Work instructions: Set down each record exactly as written.

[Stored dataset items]
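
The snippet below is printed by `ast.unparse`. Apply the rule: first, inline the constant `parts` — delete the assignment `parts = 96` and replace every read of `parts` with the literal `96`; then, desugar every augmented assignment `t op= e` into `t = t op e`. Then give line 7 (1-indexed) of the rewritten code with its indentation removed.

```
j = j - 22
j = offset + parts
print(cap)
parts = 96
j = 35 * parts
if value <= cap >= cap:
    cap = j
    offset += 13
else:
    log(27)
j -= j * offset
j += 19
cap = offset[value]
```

Transformed code:
j = j - 22
j = offset + 96
print(cap)
j = 35 * 96
if value <= cap >= cap:
    cap = j
    offset = offset + 13
else:
    log(27)
j = j - j * offset
j = j + 19
cap = offset[value]

offset = offset + 13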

Your response:
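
The snippet below is printed by `ast.unparse`. Apply the rule: first, inline the constant `parts` — delete the assignment `parts = 96` and replace every read of `parts` with the literal `96`; then, desugar every augmented assignment `t op= e` into `t = t op e`. Then give line 7 (1-indexed) of the rewritten code with its indentation removed.

```
j = j - 22
j = offset + parts
print(cap)
parts = 96
j = 35 * parts
if value <= cap >= cap:
    cap = j
    offset += 13
else:
    log(27)
j -= j * offset
j += 19
cap = offset[value]
```

Transformed code:
j = j - 22
j = offset + 96
print(cap)
j = 35 * 96
if value <= cap >= cap:
    cap = j
    offset = offset + 13
else:
    log(27)
j = j - j * offset
j = j + 19
cap = offset[value]

offset = offset + 13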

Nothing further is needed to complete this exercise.